▸ **Input data**:
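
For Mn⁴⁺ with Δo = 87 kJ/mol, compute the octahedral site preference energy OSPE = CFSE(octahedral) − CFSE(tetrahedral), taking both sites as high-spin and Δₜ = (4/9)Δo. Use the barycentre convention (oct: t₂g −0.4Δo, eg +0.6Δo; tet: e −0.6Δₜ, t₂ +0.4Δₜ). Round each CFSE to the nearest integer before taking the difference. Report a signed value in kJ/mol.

-73

Mn is in group 7, so Mn⁴⁺ is d³ (7 − 4 = 3).
Octahedral (high-spin): t₂g³ eg⁰, CFSE = 3(−0.4) + 0(+0.6) = -1.2Δo = -1.2 × 87 = -104 kJ/mol.
Tetrahedral e² t₂¹ gives -0.8Δₜ = -0.8 × (4/9) × 87 = -31 kJ/mol.
OSPE = -104 − (-31) = -73 kJ/mol.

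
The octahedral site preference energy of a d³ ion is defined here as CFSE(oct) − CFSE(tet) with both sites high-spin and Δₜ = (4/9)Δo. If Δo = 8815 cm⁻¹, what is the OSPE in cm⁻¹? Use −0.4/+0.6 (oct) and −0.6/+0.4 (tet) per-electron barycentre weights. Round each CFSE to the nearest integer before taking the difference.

In an octahedral site d³ (HS) is t2g^3 e_g^0, giving CFSE(oct) = -1.2Δo = -10578 cm⁻¹.
In a tetrahedral site the filling is e^2 t2^1: CFSE(tet) = -0.8Δₜ = -0.8 × (4/9)(8815) = -3134 cm⁻¹.
Subtracting, OSPE = -10578 − (-3134) = -7444 cm⁻¹.

-7444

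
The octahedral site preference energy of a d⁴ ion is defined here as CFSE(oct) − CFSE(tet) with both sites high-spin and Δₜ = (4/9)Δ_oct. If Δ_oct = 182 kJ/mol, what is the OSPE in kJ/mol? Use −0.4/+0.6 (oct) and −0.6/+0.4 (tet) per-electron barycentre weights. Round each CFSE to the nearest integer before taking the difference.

-77

Octahedral (high-spin): t2g^3 e_g^1, CFSE = 3(−0.4) + 1(+0.6) = -0.6Δ_oct = -0.6 × 182 = -109 kJ/mol.
In a tetrahedral site the filling is e^2 t2^2: CFSE(tet) = -0.4Δₜ = -0.4 × (4/9)(182) = -32 kJ/mol.
OSPE = -109 − (-32) = -77 kJ/mol.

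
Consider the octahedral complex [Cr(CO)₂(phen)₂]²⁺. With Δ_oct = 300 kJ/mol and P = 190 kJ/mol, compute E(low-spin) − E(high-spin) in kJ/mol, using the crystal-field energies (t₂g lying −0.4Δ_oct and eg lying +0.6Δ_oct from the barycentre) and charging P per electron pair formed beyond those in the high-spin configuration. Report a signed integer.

Ligand charges: 2×(+0) from CO and 2×(+0) from phen sum to +0; with overall charge +2, Cr is +2.
Cr²⁺: group 6, so d-count = 6 − 2 = 4.
High-spin: t₂g³ eg¹, CFSE = -0.6Δ_oct = -180 kJ/mol.
Low-spin t₂g⁴ eg⁰ gives -1.6Δ_oct = -480 kJ/mol, but forming 1 extra pair costs 1P = 190 kJ/mol, so E(LS) = -480 + 190 = -290 kJ/mol.
Thus E(LS) − E(HS) = -110 kJ/mol.

-110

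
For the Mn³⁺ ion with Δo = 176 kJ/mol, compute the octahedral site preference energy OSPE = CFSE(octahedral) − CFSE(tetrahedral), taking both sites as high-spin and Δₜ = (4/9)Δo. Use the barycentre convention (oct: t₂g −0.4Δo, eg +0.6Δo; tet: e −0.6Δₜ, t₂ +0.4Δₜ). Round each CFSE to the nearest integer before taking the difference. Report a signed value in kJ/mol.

Mn³⁺: group 7, so d-count = 7 − 3 = 4.
Octahedral (high-spin): t₂g³ eg¹, CFSE = 3(−0.4) + 1(+0.6) = -0.6Δo = -0.6 × 176 = -106 kJ/mol.
Tetrahedral e² t₂² gives -0.4Δₜ = -0.4 × (4/9) × 176 = -31 kJ/mol.
OSPE = -106 − (-31) = -75 kJ/mol.

-75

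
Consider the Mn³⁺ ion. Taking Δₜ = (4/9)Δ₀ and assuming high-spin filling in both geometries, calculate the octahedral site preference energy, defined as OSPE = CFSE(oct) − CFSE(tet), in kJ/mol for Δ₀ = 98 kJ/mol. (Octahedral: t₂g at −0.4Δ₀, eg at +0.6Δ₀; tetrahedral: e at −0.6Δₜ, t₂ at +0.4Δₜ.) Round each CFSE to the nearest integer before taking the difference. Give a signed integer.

Mn is in group 7, so Mn³⁺ is d⁴ (7 − 3 = 4).
In an octahedral site d⁴ (HS) is t₂g³ eg¹, giving CFSE(oct) = -0.6Δ₀ = -59 kJ/mol.
In a tetrahedral site the filling is e² t₂²: CFSE(tet) = -0.4Δₜ = -0.4 × (4/9)(98) = -17 kJ/mol.
OSPE = CFSE(oct) − CFSE(tet) = -59 − (-17) = -42 kJ/mol.

-42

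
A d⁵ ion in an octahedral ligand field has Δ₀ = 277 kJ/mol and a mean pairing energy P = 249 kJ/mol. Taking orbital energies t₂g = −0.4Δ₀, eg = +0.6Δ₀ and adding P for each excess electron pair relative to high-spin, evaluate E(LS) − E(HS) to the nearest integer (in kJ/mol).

High-spin: t₂g³ eg², CFSE = 0.0Δ₀ = 0 kJ/mol.
Low-spin: t₂g⁵ eg⁰, orbital CFSE = -2.0Δ₀ = -554 kJ/mol; plus 2 excess pairs × P = +498 kJ/mol; total -56 kJ/mol.
The difference is -56 − (0) = -56 kJ/mol, so low-spin lies lower.

-56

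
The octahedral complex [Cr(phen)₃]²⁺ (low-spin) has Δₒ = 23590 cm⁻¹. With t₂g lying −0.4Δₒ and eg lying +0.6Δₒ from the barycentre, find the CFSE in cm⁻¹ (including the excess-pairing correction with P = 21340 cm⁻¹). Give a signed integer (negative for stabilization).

phen is neutral, so the +2 overall charge sits on Cr: oxidation state +2.
Cr sits in group 6; removing 2 electrons leaves Cr²⁺ with 6 − 2 = 4 d electrons.
Configuration: t₂g⁴ eg⁰.
CFSE(orbital) = 4×(-0.4Δₒ) + 0×(0.6Δₒ) = -1.6Δₒ; with Δₒ = 23590 cm⁻¹ that is -37744 cm⁻¹.
High-spin d⁴ would be t₂g³ eg¹ with 0 pairs; low-spin has 1, so 1 excess pair costs +1P = +21340 cm⁻¹.
Net CFSE = -37744 + 21340 = -16404 cm⁻¹.

-16404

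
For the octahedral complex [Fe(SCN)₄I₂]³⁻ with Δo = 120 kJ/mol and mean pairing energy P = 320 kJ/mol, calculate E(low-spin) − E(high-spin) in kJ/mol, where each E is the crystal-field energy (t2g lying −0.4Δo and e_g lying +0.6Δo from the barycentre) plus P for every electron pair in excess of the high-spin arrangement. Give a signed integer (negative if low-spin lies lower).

Ligand charges: 4×(-1) from SCN⁻ and 2×(-1) from I⁻ sum to -6; with overall charge -3, Fe is +3.
Group 8 minus oxidation state +3 gives a d⁵ configuration for Fe³⁺.
High-spin: t2g^3 e_g^2, CFSE = 0.0Δo = 0 kJ/mol.
For low-spin the configuration is t2g^5 e_g^0: orbital energy -2.0 × 120 = -240 kJ/mol, and 2 additional pairs relative to high-spin add 640 kJ/mol, giving 400 kJ/mol.
Thus E(LS) − E(HS) = 400 kJ/mol.

400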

▸ **Aim of the exercise**:
Exactly reproduce the entries in their entirety.

▸ **Reply to the exercise**:
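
For Mn⁴⁺ with Δo = 87 kJ/mol, compute the octahedral site preference energy OSPE = CFSE(octahedral) − CFSE(tetrahedral), taking both sites as high-spin and Δₜ = (4/9)Δo. Use the barycentre convention (oct: t₂g −0.4Δo, eg +0.6Δo; tet: e −0.6Δₜ, t₂ +0.4Δₜ). Round each CFSE to the nearest integer before taking the difference. Report a signed value in kJ/mol.

-73

Mn is in group 7, so Mn⁴⁺ is d³ (7 − 4 = 3).
Octahedral (high-spin): t₂g³ eg⁰, CFSE = 3(−0.4) + 0(+0.6) = -1.2Δo = -1.2 × 87 = -104 kJ/mol.
Tetrahedral e² t₂¹ gives -0.8Δₜ = -0.8 × (4/9) × 87 = -31 kJ/mol.
OSPE = -104 − (-31) = -73 kJ/mol.

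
The octahedral site preference energy of a d³ ion is defined here as CFSE(oct) − CFSE(tet) with both sites high-spin and Δₜ = (4/9)Δo. If Δo = 8815 cm⁻¹, what is the OSPE in cm⁻¹? Use −0.4/+0.6 (oct) and −0.6/+0.4 (tet) per-electron barycentre weights. Round each CFSE to the nearest integer before taking the difference.

In an octahedral site d³ (HS) is t2g^3 e_g^0, giving CFSE(oct) = -1.2Δo = -10578 cm⁻¹.
In a tetrahedral site the filling is e^2 t2^1: CFSE(tet) = -0.8Δₜ = -0.8 × (4/9)(8815) = -3134 cm⁻¹.
Subtracting, OSPE = -10578 − (-3134) = -7444 cm⁻¹.

-7444

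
The octahedral site preference energy of a d⁴ ion is defined here as CFSE(oct) − CFSE(tet) with both sites high-spin and Δₜ = (4/9)Δ_oct. If Δ_oct = 182 kJ/mol, what is the OSPE in kJ/mol? Use −0.4/+0.6 (oct) and −0.6/+0.4 (tet) per-electron barycentre weights. Round each CFSE to the nearest integer before taking the difference.

-77

Octahedral (high-spin): t2g^3 e_g^1, CFSE = 3(−0.4) + 1(+0.6) = -0.6Δ_oct = -0.6 × 182 = -109 kJ/mol.
In a tetrahedral site the filling is e^2 t2^2: CFSE(tet) = -0.4Δₜ = -0.4 × (4/9)(182) = -32 kJ/mol.
OSPE = -109 − (-32) = -77 kJ/mol.

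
Consider the octahedral complex [Cr(CO)₂(phen)₂]²⁺. With Δ_oct = 300 kJ/mol and P = 190 kJ/mol, compute E(low-spin) − E(high-spin) in kJ/mol, using the crystal-field energies (t₂g lying −0.4Δ_oct and eg lying +0.6Δ_oct from the barycentre) and charging P per electron pair formed beyond those in the high-spin configuration. Report a signed integer.

Ligand charges: 2×(+0) from CO and 2×(+0) from phen sum to +0; with overall charge +2, Cr is +2.
Cr²⁺: group 6, so d-count = 6 − 2 = 4.
High-spin: t₂g³ eg¹, CFSE = -0.6Δ_oct = -180 kJ/mol.
Low-spin t₂g⁴ eg⁰ gives -1.6Δ_oct = -480 kJ/mol, but forming 1 extra pair costs 1P = 190 kJ/mol, so E(LS) = -480 + 190 = -290 kJ/mol.
Thus E(LS) − E(HS) = -110 kJ/mol.

-110

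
For the Mn³⁺ ion with Δo = 176 kJ/mol, compute the octahedral site preference energy OSPE = CFSE(octahedral) − CFSE(tetrahedral), taking both sites as high-spin and Δₜ = (4/9)Δo. Use the barycentre convention (oct: t₂g −0.4Δo, eg +0.6Δo; tet: e −0.6Δₜ, t₂ +0.4Δₜ). Round each CFSE to the nearest integer before taking the difference. Report a signed value in kJ/mol.

Mn³⁺: group 7, so d-count = 7 − 3 = 4.
Octahedral (high-spin): t₂g³ eg¹, CFSE = 3(−0.4) + 1(+0.6) = -0.6Δo = -0.6 × 176 = -106 kJ/mol.
Tetrahedral e² t₂² gives -0.4Δₜ = -0.4 × (4/9) × 176 = -31 kJ/mol.
OSPE = -106 − (-31) = -75 kJ/mol.

-75

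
Consider the Mn³⁺ ion. Taking Δₜ = (4/9)Δ₀ and assuming high-spin filling in both geometries, calculate the octahedral site preference energy, defined as OSPE = CFSE(oct) − CFSE(tet), in kJ/mol for Δ₀ = 98 kJ/mol. (Octahedral: t₂g at −0.4Δ₀, eg at +0.6Δ₀; tetrahedral: e at −0.6Δₜ, t₂ at +0.4Δₜ.) Round each CFSE to the nearest integer before taking the difference. Give a signed integer.

Mn is in group 7, so Mn³⁺ is d⁴ (7 − 3 = 4).
In an octahedral site d⁴ (HS) is t₂g³ eg¹, giving CFSE(oct) = -0.6Δ₀ = -59 kJ/mol.
In a tetrahedral site the filling is e² t₂²: CFSE(tet) = -0.4Δₜ = -0.4 × (4/9)(98) = -17 kJ/mol.
OSPE = CFSE(oct) − CFSE(tet) = -59 − (-17) = -42 kJ/mol.

-42

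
A d⁵ ion in an octahedral ligand field has Δ₀ = 277 kJ/mol and a mean pairing energy P = 249 kJ/mol. Taking orbital energies t₂g = −0.4Δ₀, eg = +0.6Δ₀ and adding P for each excess electron pair relative to high-spin, evaluate E(LS) − E(HS) to the nearest integer (in kJ/mol).

High-spin: t₂g³ eg², CFSE = 0.0Δ₀ = 0 kJ/mol.
Low-spin: t₂g⁵ eg⁰, orbital CFSE = -2.0Δ₀ = -554 kJ/mol; plus 2 excess pairs × P = +498 kJ/mol; total -56 kJ/mol.
The difference is -56 − (0) = -56 kJ/mol, so low-spin lies lower.

-56

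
The octahedral complex [Cr(phen)₃]²⁺ (low-spin) has Δₒ = 23590 cm⁻¹. With t₂g lying −0.4Δₒ and eg lying +0.6Δₒ from the barycentre, find the CFSE in cm⁻¹ (including the excess-pairing correction with P = 21340 cm⁻¹). Give a signed integer (negative for stabilization).

phen is neutral, so the +2 overall charge sits on Cr: oxidation state +2.
Cr sits in group 6; removing 2 electrons leaves Cr²⁺ with 6 − 2 = 4 d electrons.
Configuration: t₂g⁴ eg⁰.
CFSE(orbital) = 4×(-0.4Δₒ) + 0×(0.6Δₒ) = -1.6Δₒ; with Δₒ = 23590 cm⁻¹ that is -37744 cm⁻¹.
High-spin d⁴ would be t₂g³ eg¹ with 0 pairs; low-spin has 1, so 1 excess pair costs +1P = +21340 cm⁻¹.
Net CFSE = -37744 + 21340 = -16404 cm⁻¹.

-16404

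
For the octahedral complex [Fe(SCN)₄I₂]³⁻ with Δo = 120 kJ/mol and mean pairing energy P = 320 kJ/mol, calculate E(low-spin) − E(high-spin) in kJ/mol, where each E is the crystal-field energy (t2g lying −0.4Δo and e_g lying +0.6Δo from the barycentre) plus P for every electron pair in excess of the high-spin arrangement. Give a signed integer (negative if low-spin lies lower).

Ligand charges: 4×(-1) from SCN⁻ and 2×(-1) from I⁻ sum to -6; with overall charge -3, Fe is +3.
Group 8 minus oxidation state +3 gives a d⁵ configuration for Fe³⁺.
High-spin: t2g^3 e_g^2, CFSE = 0.0Δo = 0 kJ/mol.
For low-spin the configuration is t2g^5 e_g^0: orbital energy -2.0 × 120 = -240 kJ/mol, and 2 additional pairs relative to high-spin add 640 kJ/mol, giving 400 kJ/mol.
Thus E(LS) − E(HS) = 400 kJ/mol.

400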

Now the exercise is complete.